**What is expected:** What do the lines say from the start of the entries through the one containing "110000000111"? Repeat them exactly.

Extracted information section start

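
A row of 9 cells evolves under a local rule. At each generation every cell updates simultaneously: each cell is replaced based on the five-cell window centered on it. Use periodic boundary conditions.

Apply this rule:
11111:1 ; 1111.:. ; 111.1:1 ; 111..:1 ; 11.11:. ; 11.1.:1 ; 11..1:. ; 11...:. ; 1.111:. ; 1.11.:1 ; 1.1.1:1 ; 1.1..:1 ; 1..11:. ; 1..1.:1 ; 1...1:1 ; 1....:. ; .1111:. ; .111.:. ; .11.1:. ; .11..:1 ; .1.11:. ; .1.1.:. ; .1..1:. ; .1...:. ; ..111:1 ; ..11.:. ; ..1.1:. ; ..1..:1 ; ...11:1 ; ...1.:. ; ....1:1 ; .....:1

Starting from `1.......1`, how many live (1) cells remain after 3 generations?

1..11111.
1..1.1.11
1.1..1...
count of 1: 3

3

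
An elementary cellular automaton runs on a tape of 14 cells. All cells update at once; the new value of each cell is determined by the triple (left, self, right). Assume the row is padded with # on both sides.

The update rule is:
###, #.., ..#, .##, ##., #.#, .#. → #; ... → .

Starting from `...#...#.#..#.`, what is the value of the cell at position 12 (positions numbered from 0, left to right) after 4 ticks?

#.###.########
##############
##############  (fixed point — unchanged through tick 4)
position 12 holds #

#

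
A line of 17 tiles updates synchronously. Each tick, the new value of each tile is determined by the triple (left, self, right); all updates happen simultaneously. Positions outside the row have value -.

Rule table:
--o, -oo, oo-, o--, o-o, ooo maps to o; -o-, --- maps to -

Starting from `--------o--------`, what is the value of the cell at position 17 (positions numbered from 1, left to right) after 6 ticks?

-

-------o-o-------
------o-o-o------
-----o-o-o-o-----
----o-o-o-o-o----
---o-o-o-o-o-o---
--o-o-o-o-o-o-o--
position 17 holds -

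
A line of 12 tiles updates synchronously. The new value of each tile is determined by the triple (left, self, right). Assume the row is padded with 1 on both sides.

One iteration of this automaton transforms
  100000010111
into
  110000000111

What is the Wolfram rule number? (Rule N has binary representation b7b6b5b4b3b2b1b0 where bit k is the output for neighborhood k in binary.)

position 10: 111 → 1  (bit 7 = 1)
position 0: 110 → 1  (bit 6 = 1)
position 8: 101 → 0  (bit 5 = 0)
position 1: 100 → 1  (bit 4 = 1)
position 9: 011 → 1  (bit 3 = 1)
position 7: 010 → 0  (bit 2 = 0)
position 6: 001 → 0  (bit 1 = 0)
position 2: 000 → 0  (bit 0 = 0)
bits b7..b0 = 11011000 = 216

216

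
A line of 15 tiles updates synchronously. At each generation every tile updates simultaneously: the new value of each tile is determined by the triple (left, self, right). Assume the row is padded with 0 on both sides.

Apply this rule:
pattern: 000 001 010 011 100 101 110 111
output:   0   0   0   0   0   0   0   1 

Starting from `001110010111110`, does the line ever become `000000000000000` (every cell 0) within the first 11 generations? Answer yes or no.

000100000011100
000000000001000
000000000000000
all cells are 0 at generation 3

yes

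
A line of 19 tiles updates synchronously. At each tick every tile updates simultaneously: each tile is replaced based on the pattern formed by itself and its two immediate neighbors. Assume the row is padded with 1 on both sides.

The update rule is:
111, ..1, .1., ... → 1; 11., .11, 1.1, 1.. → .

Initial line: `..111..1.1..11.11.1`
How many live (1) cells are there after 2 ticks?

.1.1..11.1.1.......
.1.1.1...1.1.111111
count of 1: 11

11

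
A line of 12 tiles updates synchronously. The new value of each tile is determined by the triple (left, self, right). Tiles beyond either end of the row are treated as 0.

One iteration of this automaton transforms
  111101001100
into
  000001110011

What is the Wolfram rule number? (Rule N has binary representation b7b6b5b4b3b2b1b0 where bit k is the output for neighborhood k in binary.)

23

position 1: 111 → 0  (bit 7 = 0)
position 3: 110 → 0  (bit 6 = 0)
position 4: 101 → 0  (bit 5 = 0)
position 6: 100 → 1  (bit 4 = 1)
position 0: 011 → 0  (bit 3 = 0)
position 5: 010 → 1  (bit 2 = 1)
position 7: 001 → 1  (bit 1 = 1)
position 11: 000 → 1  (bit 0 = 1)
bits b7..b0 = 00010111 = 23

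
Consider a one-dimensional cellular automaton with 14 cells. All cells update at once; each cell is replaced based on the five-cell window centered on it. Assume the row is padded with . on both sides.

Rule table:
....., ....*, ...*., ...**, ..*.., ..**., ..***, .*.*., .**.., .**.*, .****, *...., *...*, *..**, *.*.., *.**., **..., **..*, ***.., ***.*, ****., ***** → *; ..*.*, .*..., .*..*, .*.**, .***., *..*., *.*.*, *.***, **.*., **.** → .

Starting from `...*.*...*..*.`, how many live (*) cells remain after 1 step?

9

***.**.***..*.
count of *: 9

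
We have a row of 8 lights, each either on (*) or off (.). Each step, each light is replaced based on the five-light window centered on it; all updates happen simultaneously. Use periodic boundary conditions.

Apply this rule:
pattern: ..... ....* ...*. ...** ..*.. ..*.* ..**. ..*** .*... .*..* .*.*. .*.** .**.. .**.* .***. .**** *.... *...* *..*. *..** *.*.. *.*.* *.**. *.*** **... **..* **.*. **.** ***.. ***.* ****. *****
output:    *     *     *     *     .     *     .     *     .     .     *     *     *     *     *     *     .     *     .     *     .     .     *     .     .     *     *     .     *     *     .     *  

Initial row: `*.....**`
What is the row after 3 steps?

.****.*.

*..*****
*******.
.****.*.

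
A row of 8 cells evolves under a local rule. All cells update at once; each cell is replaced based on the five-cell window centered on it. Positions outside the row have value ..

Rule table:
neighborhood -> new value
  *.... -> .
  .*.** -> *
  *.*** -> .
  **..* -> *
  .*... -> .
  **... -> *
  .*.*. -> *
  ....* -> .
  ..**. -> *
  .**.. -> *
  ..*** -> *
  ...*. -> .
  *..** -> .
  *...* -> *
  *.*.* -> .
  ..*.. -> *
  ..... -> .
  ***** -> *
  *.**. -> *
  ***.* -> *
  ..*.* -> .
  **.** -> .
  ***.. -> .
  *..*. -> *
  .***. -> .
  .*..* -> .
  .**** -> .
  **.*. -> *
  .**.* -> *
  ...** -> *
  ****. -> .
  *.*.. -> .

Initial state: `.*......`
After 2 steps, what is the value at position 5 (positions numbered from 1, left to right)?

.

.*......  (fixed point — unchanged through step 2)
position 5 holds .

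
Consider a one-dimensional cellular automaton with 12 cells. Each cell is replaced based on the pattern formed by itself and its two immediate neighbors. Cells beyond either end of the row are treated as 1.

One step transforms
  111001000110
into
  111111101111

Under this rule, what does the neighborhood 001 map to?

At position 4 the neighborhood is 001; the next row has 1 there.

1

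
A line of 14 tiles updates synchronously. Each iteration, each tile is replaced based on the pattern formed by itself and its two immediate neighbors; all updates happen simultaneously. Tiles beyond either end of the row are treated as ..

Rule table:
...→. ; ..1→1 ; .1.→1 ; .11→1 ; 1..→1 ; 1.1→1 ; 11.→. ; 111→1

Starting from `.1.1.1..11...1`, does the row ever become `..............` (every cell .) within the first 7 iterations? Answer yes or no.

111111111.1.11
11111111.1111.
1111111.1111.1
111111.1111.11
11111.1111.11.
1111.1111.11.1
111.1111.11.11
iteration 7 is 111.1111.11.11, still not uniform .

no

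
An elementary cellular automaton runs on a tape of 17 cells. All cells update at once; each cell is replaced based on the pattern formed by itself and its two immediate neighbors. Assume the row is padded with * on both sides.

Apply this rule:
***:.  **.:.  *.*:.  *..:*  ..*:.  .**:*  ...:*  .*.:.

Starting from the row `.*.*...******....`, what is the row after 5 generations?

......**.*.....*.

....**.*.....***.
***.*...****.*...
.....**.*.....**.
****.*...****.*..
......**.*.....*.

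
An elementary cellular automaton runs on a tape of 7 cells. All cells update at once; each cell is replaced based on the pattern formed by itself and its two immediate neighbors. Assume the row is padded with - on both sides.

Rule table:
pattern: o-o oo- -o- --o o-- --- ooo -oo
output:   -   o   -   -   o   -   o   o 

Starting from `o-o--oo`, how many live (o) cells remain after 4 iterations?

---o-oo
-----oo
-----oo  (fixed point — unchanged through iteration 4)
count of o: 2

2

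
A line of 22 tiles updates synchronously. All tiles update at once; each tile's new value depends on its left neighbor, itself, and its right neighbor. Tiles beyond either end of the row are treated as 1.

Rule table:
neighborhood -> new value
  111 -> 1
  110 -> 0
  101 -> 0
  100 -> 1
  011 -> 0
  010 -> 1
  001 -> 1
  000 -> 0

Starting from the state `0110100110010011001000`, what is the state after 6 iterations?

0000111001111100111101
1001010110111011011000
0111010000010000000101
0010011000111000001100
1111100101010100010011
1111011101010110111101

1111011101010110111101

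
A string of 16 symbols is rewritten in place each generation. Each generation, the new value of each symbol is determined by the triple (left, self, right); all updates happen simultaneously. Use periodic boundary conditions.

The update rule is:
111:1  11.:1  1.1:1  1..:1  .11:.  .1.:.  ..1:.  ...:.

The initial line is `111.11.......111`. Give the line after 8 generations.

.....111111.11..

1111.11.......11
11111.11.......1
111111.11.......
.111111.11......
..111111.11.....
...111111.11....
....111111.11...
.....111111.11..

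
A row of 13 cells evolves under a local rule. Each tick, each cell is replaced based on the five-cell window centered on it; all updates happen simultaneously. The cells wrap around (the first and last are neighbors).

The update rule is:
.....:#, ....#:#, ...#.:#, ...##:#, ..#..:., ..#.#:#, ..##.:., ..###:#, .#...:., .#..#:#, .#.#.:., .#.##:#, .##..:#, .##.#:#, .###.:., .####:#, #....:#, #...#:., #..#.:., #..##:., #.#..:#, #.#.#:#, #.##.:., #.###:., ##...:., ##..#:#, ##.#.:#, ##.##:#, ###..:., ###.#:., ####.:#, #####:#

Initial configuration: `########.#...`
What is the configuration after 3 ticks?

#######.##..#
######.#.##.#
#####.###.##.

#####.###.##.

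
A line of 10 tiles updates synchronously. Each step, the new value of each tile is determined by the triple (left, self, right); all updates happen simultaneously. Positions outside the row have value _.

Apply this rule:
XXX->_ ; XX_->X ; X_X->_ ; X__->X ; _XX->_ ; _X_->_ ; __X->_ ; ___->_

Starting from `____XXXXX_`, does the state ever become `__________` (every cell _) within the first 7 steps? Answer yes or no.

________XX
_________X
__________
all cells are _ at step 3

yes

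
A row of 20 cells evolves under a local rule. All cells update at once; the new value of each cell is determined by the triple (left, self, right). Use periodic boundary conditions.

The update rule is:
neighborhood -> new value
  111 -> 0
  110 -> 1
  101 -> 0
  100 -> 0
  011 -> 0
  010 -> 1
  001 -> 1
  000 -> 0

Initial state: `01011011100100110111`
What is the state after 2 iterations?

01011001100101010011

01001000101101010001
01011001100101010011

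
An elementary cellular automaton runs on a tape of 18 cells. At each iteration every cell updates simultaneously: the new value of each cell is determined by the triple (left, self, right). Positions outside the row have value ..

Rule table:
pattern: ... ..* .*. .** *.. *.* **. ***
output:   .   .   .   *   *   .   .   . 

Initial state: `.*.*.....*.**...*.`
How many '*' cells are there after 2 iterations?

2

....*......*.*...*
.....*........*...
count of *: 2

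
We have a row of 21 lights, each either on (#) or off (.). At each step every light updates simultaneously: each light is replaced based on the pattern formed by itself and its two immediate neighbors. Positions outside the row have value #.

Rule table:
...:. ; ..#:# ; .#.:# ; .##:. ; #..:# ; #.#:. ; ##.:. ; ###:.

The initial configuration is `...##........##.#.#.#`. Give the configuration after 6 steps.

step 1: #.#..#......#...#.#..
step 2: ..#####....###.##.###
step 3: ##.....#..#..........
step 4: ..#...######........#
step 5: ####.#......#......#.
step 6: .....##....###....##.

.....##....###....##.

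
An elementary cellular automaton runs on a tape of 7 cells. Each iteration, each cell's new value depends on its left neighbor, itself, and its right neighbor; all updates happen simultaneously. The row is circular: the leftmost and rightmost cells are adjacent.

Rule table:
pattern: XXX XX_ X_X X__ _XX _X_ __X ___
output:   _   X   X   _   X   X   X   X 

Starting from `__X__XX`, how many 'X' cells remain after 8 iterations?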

Extracted information section end

**Response area:**
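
A row of 9 cells evolves under a local rule. At each generation every cell updates simultaneously: each cell is replaced based on the five-cell window centered on it. Use periodic boundary conditions.

Apply this rule:
11111:1 ; 1111.:. ; 111.1:1 ; 111..:1 ; 11.11:. ; 11.1.:1 ; 11..1:. ; 11...:. ; 1.111:. ; 1.11.:1 ; 1.1.1:1 ; 1.1..:1 ; 1..11:. ; 1..1.:1 ; 1...1:1 ; 1....:. ; .1111:. ; .111.:. ; .11.1:. ; .11..:1 ; .1.11:. ; .1.1.:. ; .1..1:. ; .1...:. ; ..111:1 ; ..11.:. ; ..1.1:. ; ..1..:1 ; ...11:1 ; ...1.:. ; ....1:1 ; .....:1

Starting from `1.......1`, how many live (1) cells remain after 3 generations?

1..11111.
1..1.1.11
1.1..1...
count of 1: 3

3

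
An elementary cellular automaton runs on a tape of 14 cells. All cells update at once; the new value of each cell is determined by the triple (left, self, right). Assume the row is padded with # on both sides.

The update rule is:
###, #.., ..#, .##, ##., #.#, .#. → #; ... → .

Starting from `...#...#.#..#.`, what is the value of the cell at position 12 (positions numbered from 0, left to right) after 4 ticks?

#.###.########
##############
##############  (fixed point — unchanged through tick 4)
position 12 holds #

#

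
A line of 17 tiles updates synchronously. Each tick, the new value of each tile is determined by the triple (left, self, right); all updates happen simultaneously. Positions outside the row have value -.

Rule table:
--o, -oo, oo-, o--, o-o, ooo maps to o; -o-, --- maps to -

Starting from `--------o--------`, what is the value of the cell at position 17 (positions numbered from 1, left to right) after 6 ticks?

-

-------o-o-------
------o-o-o------
-----o-o-o-o-----
----o-o-o-o-o----
---o-o-o-o-o-o---
--o-o-o-o-o-o-o--
position 17 holds -

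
A line of 12 tiles updates synchronously. The new value of each tile is determined by the triple (left, self, right). Assume the row is padded with 1 on both sides.

One iteration of this automaton transforms
  100000010111
into
  110000000111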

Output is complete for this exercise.